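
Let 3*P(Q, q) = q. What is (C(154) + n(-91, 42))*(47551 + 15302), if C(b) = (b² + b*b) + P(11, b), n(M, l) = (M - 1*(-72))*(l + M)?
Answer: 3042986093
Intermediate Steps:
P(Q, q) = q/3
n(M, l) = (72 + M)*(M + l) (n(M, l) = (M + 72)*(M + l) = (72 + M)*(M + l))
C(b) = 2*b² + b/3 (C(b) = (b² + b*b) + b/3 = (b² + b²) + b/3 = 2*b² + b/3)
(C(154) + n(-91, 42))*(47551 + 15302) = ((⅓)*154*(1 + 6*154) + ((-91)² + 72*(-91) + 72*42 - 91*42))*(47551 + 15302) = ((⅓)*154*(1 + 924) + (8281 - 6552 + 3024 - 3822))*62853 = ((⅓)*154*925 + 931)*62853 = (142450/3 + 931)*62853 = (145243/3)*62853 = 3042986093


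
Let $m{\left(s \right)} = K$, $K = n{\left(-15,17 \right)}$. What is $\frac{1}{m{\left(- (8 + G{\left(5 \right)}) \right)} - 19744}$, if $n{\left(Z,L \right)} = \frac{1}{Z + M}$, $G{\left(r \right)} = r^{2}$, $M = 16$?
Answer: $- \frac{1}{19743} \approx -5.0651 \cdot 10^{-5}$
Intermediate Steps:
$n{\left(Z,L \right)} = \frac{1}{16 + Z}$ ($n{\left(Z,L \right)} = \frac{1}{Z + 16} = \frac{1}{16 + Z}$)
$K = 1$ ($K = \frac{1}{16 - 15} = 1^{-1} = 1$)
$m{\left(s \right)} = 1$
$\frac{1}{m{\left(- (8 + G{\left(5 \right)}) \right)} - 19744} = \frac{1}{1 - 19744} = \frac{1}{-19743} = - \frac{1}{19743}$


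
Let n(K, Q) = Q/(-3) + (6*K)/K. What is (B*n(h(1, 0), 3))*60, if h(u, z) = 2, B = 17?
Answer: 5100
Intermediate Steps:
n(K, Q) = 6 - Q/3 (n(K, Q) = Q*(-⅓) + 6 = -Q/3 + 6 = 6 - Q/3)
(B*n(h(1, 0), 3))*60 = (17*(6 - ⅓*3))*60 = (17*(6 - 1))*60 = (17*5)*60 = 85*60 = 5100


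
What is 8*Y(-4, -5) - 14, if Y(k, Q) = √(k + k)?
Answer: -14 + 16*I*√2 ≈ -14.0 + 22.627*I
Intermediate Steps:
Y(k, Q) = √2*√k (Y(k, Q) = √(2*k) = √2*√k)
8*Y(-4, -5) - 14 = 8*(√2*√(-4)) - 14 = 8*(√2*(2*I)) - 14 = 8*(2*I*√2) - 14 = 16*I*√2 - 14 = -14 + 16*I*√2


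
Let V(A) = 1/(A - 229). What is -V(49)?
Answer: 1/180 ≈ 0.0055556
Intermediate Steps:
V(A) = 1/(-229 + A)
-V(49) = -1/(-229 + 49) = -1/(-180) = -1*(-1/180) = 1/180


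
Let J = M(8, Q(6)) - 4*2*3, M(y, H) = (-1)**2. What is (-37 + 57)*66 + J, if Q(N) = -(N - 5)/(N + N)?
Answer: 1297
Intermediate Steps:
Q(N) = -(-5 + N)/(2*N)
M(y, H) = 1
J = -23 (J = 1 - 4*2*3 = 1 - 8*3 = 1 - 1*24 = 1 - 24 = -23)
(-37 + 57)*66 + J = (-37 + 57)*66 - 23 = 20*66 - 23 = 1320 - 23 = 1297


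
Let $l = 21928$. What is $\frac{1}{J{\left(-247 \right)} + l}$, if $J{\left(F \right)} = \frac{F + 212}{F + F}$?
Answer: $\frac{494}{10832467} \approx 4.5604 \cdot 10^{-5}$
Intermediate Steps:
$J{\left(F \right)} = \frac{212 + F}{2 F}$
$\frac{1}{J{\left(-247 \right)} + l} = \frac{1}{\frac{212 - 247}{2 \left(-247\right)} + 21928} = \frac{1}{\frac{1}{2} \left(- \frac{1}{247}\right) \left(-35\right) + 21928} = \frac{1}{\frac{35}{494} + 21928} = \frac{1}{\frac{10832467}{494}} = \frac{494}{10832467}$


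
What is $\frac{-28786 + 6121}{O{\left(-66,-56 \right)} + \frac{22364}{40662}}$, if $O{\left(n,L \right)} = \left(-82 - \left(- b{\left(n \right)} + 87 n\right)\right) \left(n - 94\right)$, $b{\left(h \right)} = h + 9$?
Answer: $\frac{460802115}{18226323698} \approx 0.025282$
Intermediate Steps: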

[What is expected]
The reply should consist solely of the lines of the data, exact, from the opening line through the line with "Answer: 3042986093", inclusive.

[Answer to this task]
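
Let 3*P(Q, q) = q. What is (C(154) + n(-91, 42))*(47551 + 15302), if C(b) = (b² + b*b) + P(11, b), n(M, l) = (M - 1*(-72))*(l + M)?
Answer: 3042986093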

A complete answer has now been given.